Prompt: The required output is the exact run of lines below that opens at the line with "[M L^-1 T^-2]" and closes at the line with "Dimensions are expressed over Θ, L, M, T.".

Excerpted records:
☆ ☆ ☆

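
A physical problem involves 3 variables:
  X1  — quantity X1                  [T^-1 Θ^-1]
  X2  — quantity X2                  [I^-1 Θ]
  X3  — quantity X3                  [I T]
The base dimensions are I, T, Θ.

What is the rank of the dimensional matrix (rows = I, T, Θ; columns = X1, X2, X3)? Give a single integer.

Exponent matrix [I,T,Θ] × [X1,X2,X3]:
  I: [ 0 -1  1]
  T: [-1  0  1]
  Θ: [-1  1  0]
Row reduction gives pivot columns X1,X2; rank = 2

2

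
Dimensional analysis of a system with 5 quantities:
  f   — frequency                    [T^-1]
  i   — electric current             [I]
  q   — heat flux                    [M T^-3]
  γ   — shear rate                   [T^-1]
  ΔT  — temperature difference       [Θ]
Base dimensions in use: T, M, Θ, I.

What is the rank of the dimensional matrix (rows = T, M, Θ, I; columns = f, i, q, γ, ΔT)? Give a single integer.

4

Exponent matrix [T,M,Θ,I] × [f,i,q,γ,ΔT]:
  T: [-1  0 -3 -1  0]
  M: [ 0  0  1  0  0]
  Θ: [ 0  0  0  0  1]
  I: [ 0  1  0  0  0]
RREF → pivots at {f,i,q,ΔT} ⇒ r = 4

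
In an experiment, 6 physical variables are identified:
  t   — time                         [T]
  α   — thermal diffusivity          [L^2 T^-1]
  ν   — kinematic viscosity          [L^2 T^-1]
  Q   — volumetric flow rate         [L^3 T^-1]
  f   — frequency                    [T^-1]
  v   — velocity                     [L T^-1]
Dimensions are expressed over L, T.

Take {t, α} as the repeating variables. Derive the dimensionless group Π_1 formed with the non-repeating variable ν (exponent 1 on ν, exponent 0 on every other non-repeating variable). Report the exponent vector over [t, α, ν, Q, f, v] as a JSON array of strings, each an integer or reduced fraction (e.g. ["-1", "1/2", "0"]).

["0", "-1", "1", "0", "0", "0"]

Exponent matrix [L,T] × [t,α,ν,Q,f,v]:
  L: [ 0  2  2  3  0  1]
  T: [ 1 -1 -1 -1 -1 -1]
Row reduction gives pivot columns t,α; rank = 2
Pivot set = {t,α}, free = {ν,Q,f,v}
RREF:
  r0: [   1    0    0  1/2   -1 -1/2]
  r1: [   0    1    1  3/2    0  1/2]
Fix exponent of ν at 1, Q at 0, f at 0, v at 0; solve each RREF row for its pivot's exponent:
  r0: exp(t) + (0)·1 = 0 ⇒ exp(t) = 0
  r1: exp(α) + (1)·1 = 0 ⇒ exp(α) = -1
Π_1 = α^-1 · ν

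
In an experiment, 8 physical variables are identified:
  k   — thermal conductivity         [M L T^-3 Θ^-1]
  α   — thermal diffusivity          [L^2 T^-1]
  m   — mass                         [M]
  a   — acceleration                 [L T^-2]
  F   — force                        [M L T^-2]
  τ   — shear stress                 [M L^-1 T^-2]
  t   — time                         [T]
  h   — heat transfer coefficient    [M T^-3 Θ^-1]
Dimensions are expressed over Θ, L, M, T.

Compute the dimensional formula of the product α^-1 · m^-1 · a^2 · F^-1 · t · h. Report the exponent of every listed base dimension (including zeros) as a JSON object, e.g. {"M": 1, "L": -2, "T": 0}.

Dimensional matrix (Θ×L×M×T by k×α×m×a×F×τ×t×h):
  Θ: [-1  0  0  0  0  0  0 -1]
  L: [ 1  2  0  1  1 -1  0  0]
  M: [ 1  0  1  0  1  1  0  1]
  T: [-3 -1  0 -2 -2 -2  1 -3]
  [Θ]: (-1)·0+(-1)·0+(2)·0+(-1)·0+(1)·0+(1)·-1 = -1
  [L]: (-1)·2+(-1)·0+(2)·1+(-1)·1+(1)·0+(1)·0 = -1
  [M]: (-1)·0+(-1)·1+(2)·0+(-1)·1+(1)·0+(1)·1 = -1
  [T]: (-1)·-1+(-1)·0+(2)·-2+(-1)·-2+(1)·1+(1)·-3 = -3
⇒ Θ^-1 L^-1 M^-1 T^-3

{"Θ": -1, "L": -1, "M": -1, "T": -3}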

☆ ☆ ☆

Exercise solution:
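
  τ   — shear stress                 [M L^-1 T^-2]
  t   — time                         [T]
  h   — heat transfer coefficient    [M T^-3 Θ^-1]
Dimensions are expressed over Θ, L, M, T.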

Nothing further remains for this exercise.